=== SUPPLIED ENTRIES ===
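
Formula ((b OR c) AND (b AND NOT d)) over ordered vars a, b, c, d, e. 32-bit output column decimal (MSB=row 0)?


Formula: ((b OR c) AND (b AND NOT d)) over a, b, c, d, e (32 rows)
Evaluate each row (bits = a,b,c,d,e, MSB first):
  row 0 [00000]: ((0 OR 0) AND (0 AND NOT 0)) -> 0
  row 1 [00001]: ((0 OR 0) AND (0 AND NOT 0)) -> 0
  row 2 [00010]: ((0 OR 0) AND (0 AND NOT 1)) -> 0
  row 3 [00011]: ((0 OR 0) AND (0 AND NOT 1)) -> 0
  row 4 [00100]: ((0 OR 1) AND (0 AND NOT 0)) -> 0
  row 5 [00101]: ((0 OR 1) AND (0 AND NOT 0)) -> 0
  row 6 [00110]: ((0 OR 1) AND (0 AND NOT 1)) -> 0
  row 7 [00111]: ((0 OR 1) AND (0 AND NOT 1)) -> 0
  row 8 [01000]: ((1 OR 0) AND (1 AND NOT 0)) -> 1
  row 9 [01001]: ((1 OR 0) AND (1 AND NOT 0)) -> 1
  row 10 [01010]: ((1 OR 0) AND (1 AND NOT 1)) -> 0
  row 11 [01011]: ((1 OR 0) AND (1 AND NOT 1)) -> 0
  row 12 [01100]: ((1 OR 1) AND (1 AND NOT 0)) -> 1
  row 13 [01101]: ((1 OR 1) AND (1 AND NOT 0)) -> 1
  row 14 [01110]: ((1 OR 1) AND (1 AND NOT 1)) -> 0
  row 15 [01111]: ((1 OR 1) AND (1 AND NOT 1)) -> 0
  row 16 [10000]: ((0 OR 0) AND (0 AND NOT 0)) -> 0
  row 17 [10001]: ((0 OR 0) AND (0 AND NOT 0)) -> 0
  row 18 [10010]: ((0 OR 0) AND (0 AND NOT 1)) -> 0
  row 19 [10011]: ((0 OR 0) AND (0 AND NOT 1)) -> 0
  row 20 [10100]: ((0 OR 1) AND (0 AND NOT 0)) -> 0
  row 21 [10101]: ((0 OR 1) AND (0 AND NOT 0)) -> 0
  row 22 [10110]: ((0 OR 1) AND (0 AND NOT 1)) -> 0
  row 23 [10111]: ((0 OR 1) AND (0 AND NOT 1)) -> 0
  row 24 [11000]: ((1 OR 0) AND (1 AND NOT 0)) -> 1
  row 25 [11001]: ((1 OR 0) AND (1 AND NOT 0)) -> 1
  row 26 [11010]: ((1 OR 0) AND (1 AND NOT 1)) -> 0
  row 27 [11011]: ((1 OR 0) AND (1 AND NOT 1)) -> 0
  row 28 [11100]: ((1 OR 1) AND (1 AND NOT 0)) -> 1
  row 29 [11101]: ((1 OR 1) AND (1 AND NOT 0)) -> 1
  row 30 [11110]: ((1 OR 1) AND (1 AND NOT 1)) -> 0
  row 31 [11111]: ((1 OR 1) AND (1 AND NOT 1)) -> 0
Full result column, 4 rows per line (a,b,c fixed per line; d,e runs 00..11 left to right):
  rows 0-3 [a,b,c=000]: 0000  = hex 0
  rows 4-7 [a,b,c=001]: 0000  = hex 0
  rows 8-11 [a,b,c=010]: 1100  = hex C
  rows 12-15 [a,b,c=011]: 1100  = hex C
  rows 16-19 [a,b,c=100]: 0000  = hex 0
  rows 20-23 [a,b,c=101]: 0000  = hex 0
  rows 24-27 [a,b,c=110]: 1100  = hex C
  rows 28-31 [a,b,c=111]: 1100  = hex C
Output column (row 0 .. row 31) = 00000000110011000000000011001100
Output column grouped in 4s = 0000 0000 1100 1100 0000 0000 1100 1100 = 0x00CC00CC
Convert to decimal digit by digit (value = value*16 + digit):
  0 -> 0
  0*16 + 0 = 0
  0*16 + 12 (C) = 12
  12*16 + 12 (C) = 204
  204*16 + 0 = 3264
  3264*16 + 0 = 52224
  52224*16 + 12 (C) = 835596
  835596*16 + 12 (C) = 13369548
Decimal = 13369548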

=== HOW TO COMPLETE THIS TASK ===
The result should be every line of the material that contains the word "column", so copy those lines.

=== WRITTEN SOLUTION ===
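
Formula ((b OR c) AND (b AND NOT d)) over ordered vars a, b, c, d, e. 32-bit output column decimal (MSB=row 0)?
Full result column, 4 rows per line (a,b,c fixed per line; d,e runs 00..11 left to right):
Output column (row 0 .. row 31) = 00000000110011000000000011001100
Output column grouped in 4s = 0000 0000 1100 1100 0000 0000 1100 1100 = 0x00CC00CC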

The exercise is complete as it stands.